**Exercise details**
All of the entries are to be written out again verbatim.

(Stored items from a collection)

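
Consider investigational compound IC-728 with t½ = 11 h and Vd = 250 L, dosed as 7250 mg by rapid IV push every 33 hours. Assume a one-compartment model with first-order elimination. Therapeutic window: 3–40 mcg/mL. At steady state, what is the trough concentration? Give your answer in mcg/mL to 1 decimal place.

4.1 mcg/mL

τ = 33 h = 3 half-lives, so f = (1/2)^3 = 0.125.
Accumulation ratio R = 1/(1 − f) = 1/0.875 = 8/7.
Single-dose peak C₀ = D/Vd = 7250/250 = 29 mcg/mL.
Steady-state peak Cmax,ss = C₀·R = 29 × 8/7 ≈ 33.143 mcg/mL.
Steady-state trough Cmin,ss = Cmax,ss·f ≈ 33.143 × 0.125 ≈ 4.143 mcg/mL.
Trough 4.1 mcg/mL vs MEC 3 mcg/mL: adequate.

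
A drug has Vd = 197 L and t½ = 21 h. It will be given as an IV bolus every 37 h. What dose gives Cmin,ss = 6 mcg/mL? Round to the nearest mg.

τ/t½ = 37/21 ≈ 1.7619, so f = (1/2)^(37/21) ≈ 0.294859.
Cmin,ss = (D/Vd)·f/(1−f), so D = Cmin,ss·Vd·(1−f)/f.
D = 6 × 197 × (1−f)/f ≈ 6 × 197 × 2.39145 ≈ 2826.69 mg.

2827 mg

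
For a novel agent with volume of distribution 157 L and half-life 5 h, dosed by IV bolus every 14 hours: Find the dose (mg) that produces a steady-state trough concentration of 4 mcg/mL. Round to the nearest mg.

τ/t½ = 14/5 ≈ 2.8, so f = (1/2)^(14/5) ≈ 0.143587.
Cmin,ss = (D/Vd)·f/(1−f), so D = Cmin,ss·Vd·(1−f)/f.
D = 4 × 157 × (1−f)/f ≈ 4 × 157 × 5.96442 ≈ 3745.66 mg.

3746 mg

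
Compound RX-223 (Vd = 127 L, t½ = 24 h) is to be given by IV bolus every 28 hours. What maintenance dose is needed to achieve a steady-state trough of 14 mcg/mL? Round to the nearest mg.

2213 mg

τ/t½ = 28/24 ≈ 1.1667, so f = (1/2)^(28/24) ≈ 0.445449.
Cmin,ss = (D/Vd)·f/(1−f), so D = Cmin,ss·Vd·(1−f)/f.
D = 14 × 127 × (1−f)/f ≈ 14 × 127 × 1.24493 ≈ 2213.49 mg.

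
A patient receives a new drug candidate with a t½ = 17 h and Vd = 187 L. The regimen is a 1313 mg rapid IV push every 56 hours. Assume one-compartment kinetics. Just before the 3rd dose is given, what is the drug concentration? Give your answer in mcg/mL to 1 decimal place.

f = (1/2)^(τ/t½) = (1/2)^(56/17) ≈ 0.1019.
C₀ = D/Vd = 1313/187 ≈ 7.021 mcg/mL.
Before the 3rd dose, 2 doses have been given. Superposition: Cmin = C₀·(f + f²).
≈ 7.021 × (0.1019 + 0.0104) ≈ 7.021 × 0.1123 ≈ 0.788 mcg/mL.

0.8 mcg/mL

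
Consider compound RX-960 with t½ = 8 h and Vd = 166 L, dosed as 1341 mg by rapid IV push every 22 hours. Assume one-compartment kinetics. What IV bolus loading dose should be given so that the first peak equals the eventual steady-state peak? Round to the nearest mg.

f = (1/2)^(22/8) ≈ 0.148651; accumulation ratio R = 1/(1−f) ≈ 1.17461.
Loading dose to hit Cmax,ss on first dose: D_load = D_maint·R ≈ 1341 × 1.17461 ≈ 1575.15 mg.

1575 mg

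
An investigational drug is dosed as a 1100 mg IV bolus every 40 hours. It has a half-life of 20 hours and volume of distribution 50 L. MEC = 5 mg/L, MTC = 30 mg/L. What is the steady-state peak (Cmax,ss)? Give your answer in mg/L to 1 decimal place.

29.3 mg/L

The dosing interval is 2 half-lives, so f = 2^(−2) = 0.25.
Accumulation ratio R = 1/(1 − f) = 1/0.75 = 4/3.
Single-dose peak C₀ = D/Vd = 1100/50 = 22 mg/L.
Steady-state peak Cmax,ss = C₀·R = 22 × 4/3 ≈ 29.333 mg/L.
Peak 29.3 mg/L vs MTC 30 mg/L: below toxic threshold.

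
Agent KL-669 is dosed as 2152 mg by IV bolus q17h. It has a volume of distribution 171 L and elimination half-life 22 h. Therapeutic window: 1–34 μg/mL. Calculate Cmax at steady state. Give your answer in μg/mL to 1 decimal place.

τ/t½ = 17/22 ≈ 0.77273, so fraction remaining f = (1/2)^(17/22) ≈ 0.5853.
At steady state, accumulation factor R = 1/(1 − e^(−kτ)) ≈ 2.4114.
Single-dose peak C₀ = D/Vd = 2152/171 ≈ 12.585 μg/mL.
Cmax,ss = C₀/(1 − f) ≈ 12.585/0.4147 ≈ 30.347 μg/mL.
Peak 30.3 μg/mL vs MTC 34 μg/mL: below toxic threshold.

30.3 μg/mL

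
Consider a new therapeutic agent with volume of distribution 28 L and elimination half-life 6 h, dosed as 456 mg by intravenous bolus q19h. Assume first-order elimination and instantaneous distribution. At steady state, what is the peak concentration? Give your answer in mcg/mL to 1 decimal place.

18.3 mcg/mL

Over one 19-h interval, 19/6 ≈ 3.1667 half-lives elapse, leaving f ≈ 0.1114 of each dose.
At steady state, accumulation factor R = 1/(1 − e^(−kτ)) ≈ 1.1254.
Each bolus raises the concentration by D/Vd = 456/28 ≈ 16.286 mcg/mL.
Steady-state peak Cmax,ss = C₀·R ≈ 16.286 × 1.1254 ≈ 18.328 mcg/mL.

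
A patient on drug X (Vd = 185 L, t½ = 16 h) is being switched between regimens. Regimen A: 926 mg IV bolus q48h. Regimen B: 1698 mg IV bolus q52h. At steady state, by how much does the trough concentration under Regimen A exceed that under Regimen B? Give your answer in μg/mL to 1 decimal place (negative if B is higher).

Regimen A: f = (1/2)^(48/16) ≈ 0.1250; Cmin,ss = (926/185)·f/(1−f) ≈ 0.715 μg/mL.
Regimen B: f = (1/2)^(52/16) ≈ 0.1051; Cmin,ss = (1698/185)·f/(1−f) ≈ 1.078 μg/mL.
Difference ≈ 0.715 − 1.078 ≈ -0.363 μg/mL.

-0.4 μg/mL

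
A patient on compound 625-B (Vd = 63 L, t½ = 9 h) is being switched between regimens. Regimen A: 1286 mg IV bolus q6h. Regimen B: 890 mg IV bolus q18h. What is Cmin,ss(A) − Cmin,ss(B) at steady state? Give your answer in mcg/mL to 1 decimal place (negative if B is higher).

Regimen A: f = (1/2)^(6/9) ≈ 0.6300; Cmin,ss = (1286/63)·f/(1−f) ≈ 34.757 mcg/mL.
Regimen B: f = (1/2)^(18/9) ≈ 0.2500; Cmin,ss = (890/63)·f/(1−f) ≈ 4.709 mcg/mL.
Difference ≈ 34.757 − 4.709 ≈ 30.048 mcg/mL.

30.0 mcg/mL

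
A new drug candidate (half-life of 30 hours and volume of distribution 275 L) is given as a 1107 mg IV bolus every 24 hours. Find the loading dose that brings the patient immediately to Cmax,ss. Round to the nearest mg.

2601 mg

f = (1/2)^(24/30) ≈ 0.574349; accumulation ratio R = 1/(1−f) ≈ 2.34934.
Loading dose to hit Cmax,ss on first dose: D_load = D_maint·R ≈ 1107 × 2.34934 ≈ 2600.72 mg.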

**Solved problem**
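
Consider investigational compound IC-728 with t½ = 11 h and Vd = 250 L, dosed as 7250 mg by rapid IV push every 33 hours. Assume a one-compartment model with first-order elimination. Therapeutic window: 3–40 mcg/mL. At steady state, what is the trough concentration? Give your answer in mcg/mL to 1 decimal place.

4.1 mcg/mL

τ = 33 h = 3 half-lives, so f = (1/2)^3 = 0.125.
Accumulation ratio R = 1/(1 − f) = 1/0.875 = 8/7.
Single-dose peak C₀ = D/Vd = 7250/250 = 29 mcg/mL.
Steady-state peak Cmax,ss = C₀·R = 29 × 8/7 ≈ 33.143 mcg/mL.
Steady-state trough Cmin,ss = Cmax,ss·f ≈ 33.143 × 0.125 ≈ 4.143 mcg/mL.
Trough 4.1 mcg/mL vs MEC 3 mcg/mL: adequate.

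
A drug has Vd = 197 L and t½ = 21 h. It will be given as an IV bolus every 37 h. What dose gives Cmin,ss = 6 mcg/mL? Round to the nearest mg.

τ/t½ = 37/21 ≈ 1.7619, so f = (1/2)^(37/21) ≈ 0.294859.
Cmin,ss = (D/Vd)·f/(1−f), so D = Cmin,ss·Vd·(1−f)/f.
D = 6 × 197 × (1−f)/f ≈ 6 × 197 × 2.39145 ≈ 2826.69 mg.

2827 mg

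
For a novel agent with volume of distribution 157 L and half-life 5 h, dosed by IV bolus every 14 hours: Find the dose (mg) that produces a steady-state trough concentration of 4 mcg/mL. Round to the nearest mg.

τ/t½ = 14/5 ≈ 2.8, so f = (1/2)^(14/5) ≈ 0.143587.
Cmin,ss = (D/Vd)·f/(1−f), so D = Cmin,ss·Vd·(1−f)/f.
D = 4 × 157 × (1−f)/f ≈ 4 × 157 × 5.96442 ≈ 3745.66 mg.

3746 mg

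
Compound RX-223 (Vd = 127 L, t½ = 24 h) is to be given by IV bolus every 28 hours. What maintenance dose is needed to achieve a steady-state trough of 14 mcg/mL? Round to the nearest mg.

2213 mg

τ/t½ = 28/24 ≈ 1.1667, so f = (1/2)^(28/24) ≈ 0.445449.
Cmin,ss = (D/Vd)·f/(1−f), so D = Cmin,ss·Vd·(1−f)/f.
D = 14 × 127 × (1−f)/f ≈ 14 × 127 × 1.24493 ≈ 2213.49 mg.

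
A patient receives a new drug candidate with a t½ = 17 h and Vd = 187 L. The regimen is a 1313 mg rapid IV push every 56 hours. Assume one-compartment kinetics. Just before the 3rd dose is given, what is the drug concentration? Give your answer in mcg/mL to 1 decimal place.

f = (1/2)^(τ/t½) = (1/2)^(56/17) ≈ 0.1019.
C₀ = D/Vd = 1313/187 ≈ 7.021 mcg/mL.
Before the 3rd dose, 2 doses have been given. Superposition: Cmin = C₀·(f + f²).
≈ 7.021 × (0.1019 + 0.0104) ≈ 7.021 × 0.1123 ≈ 0.788 mcg/mL.

0.8 mcg/mL

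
Consider compound RX-960 with t½ = 8 h and Vd = 166 L, dosed as 1341 mg by rapid IV push every 22 hours. Assume one-compartment kinetics. What IV bolus loading dose should be given so that the first peak equals the eventual steady-state peak? Round to the nearest mg.

f = (1/2)^(22/8) ≈ 0.148651; accumulation ratio R = 1/(1−f) ≈ 1.17461.
Loading dose to hit Cmax,ss on first dose: D_load = D_maint·R ≈ 1341 × 1.17461 ≈ 1575.15 mg.

1575 mg

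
An investigational drug is dosed as a 1100 mg IV bolus every 40 hours. It has a half-life of 20 hours and volume of distribution 50 L. MEC = 5 mg/L, MTC = 30 mg/L. What is the steady-state peak (Cmax,ss)? Give your answer in mg/L to 1 decimal place.

29.3 mg/L

The dosing interval is 2 half-lives, so f = 2^(−2) = 0.25.
Accumulation ratio R = 1/(1 − f) = 1/0.75 = 4/3.
Single-dose peak C₀ = D/Vd = 1100/50 = 22 mg/L.
Steady-state peak Cmax,ss = C₀·R = 22 × 4/3 ≈ 29.333 mg/L.
Peak 29.3 mg/L vs MTC 30 mg/L: below toxic threshold.

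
Agent KL-669 is dosed as 2152 mg by IV bolus q17h. It has a volume of distribution 171 L and elimination half-life 22 h. Therapeutic window: 1–34 μg/mL. Calculate Cmax at steady state. Give your answer in μg/mL to 1 decimal place.

τ/t½ = 17/22 ≈ 0.77273, so fraction remaining f = (1/2)^(17/22) ≈ 0.5853.
At steady state, accumulation factor R = 1/(1 − e^(−kτ)) ≈ 2.4114.
Single-dose peak C₀ = D/Vd = 2152/171 ≈ 12.585 μg/mL.
Cmax,ss = C₀/(1 − f) ≈ 12.585/0.4147 ≈ 30.347 μg/mL.
Peak 30.3 μg/mL vs MTC 34 μg/mL: below toxic threshold.

30.3 μg/mL

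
Consider a new therapeutic agent with volume of distribution 28 L and elimination half-life 6 h, dosed as 456 mg by intravenous bolus q19h. Assume first-order elimination and instantaneous distribution. At steady state, what is the peak concentration? Give your answer in mcg/mL to 1 decimal place.

18.3 mcg/mL

Over one 19-h interval, 19/6 ≈ 3.1667 half-lives elapse, leaving f ≈ 0.1114 of each dose.
At steady state, accumulation factor R = 1/(1 − e^(−kτ)) ≈ 1.1254.
Each bolus raises the concentration by D/Vd = 456/28 ≈ 16.286 mcg/mL.
Steady-state peak Cmax,ss = C₀·R ≈ 16.286 × 1.1254 ≈ 18.328 mcg/mL.

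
A patient on drug X (Vd = 185 L, t½ = 16 h) is being switched between regimens. Regimen A: 926 mg IV bolus q48h. Regimen B: 1698 mg IV bolus q52h. At steady state, by how much does the trough concentration under Regimen A exceed that under Regimen B? Give your answer in μg/mL to 1 decimal place (negative if B is higher).

Regimen A: f = (1/2)^(48/16) ≈ 0.1250; Cmin,ss = (926/185)·f/(1−f) ≈ 0.715 μg/mL.
Regimen B: f = (1/2)^(52/16) ≈ 0.1051; Cmin,ss = (1698/185)·f/(1−f) ≈ 1.078 μg/mL.
Difference ≈ 0.715 − 1.078 ≈ -0.363 μg/mL.

-0.4 μg/mL

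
A patient on compound 625-B (Vd = 63 L, t½ = 9 h) is being switched between regimens. Regimen A: 1286 mg IV bolus q6h. Regimen B: 890 mg IV bolus q18h. What is Cmin,ss(A) − Cmin,ss(B) at steady state? Give your answer in mcg/mL to 1 decimal place (negative if B is higher).

Regimen A: f = (1/2)^(6/9) ≈ 0.6300; Cmin,ss = (1286/63)·f/(1−f) ≈ 34.757 mcg/mL.
Regimen B: f = (1/2)^(18/9) ≈ 0.2500; Cmin,ss = (890/63)·f/(1−f) ≈ 4.709 mcg/mL.
Difference ≈ 34.757 − 4.709 ≈ 30.048 mcg/mL.

30.0 mcg/mL

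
A new drug candidate (half-life of 30 hours and volume of distribution 275 L) is given as a 1107 mg IV bolus every 24 hours. Find the loading dose that brings the patient immediately to Cmax,ss. Round to the nearest mg.

2601 mg

f = (1/2)^(24/30) ≈ 0.574349; accumulation ratio R = 1/(1−f) ≈ 2.34934.
Loading dose to hit Cmax,ss on first dose: D_load = D_maint·R ≈ 1107 × 2.34934 ≈ 2600.72 mg.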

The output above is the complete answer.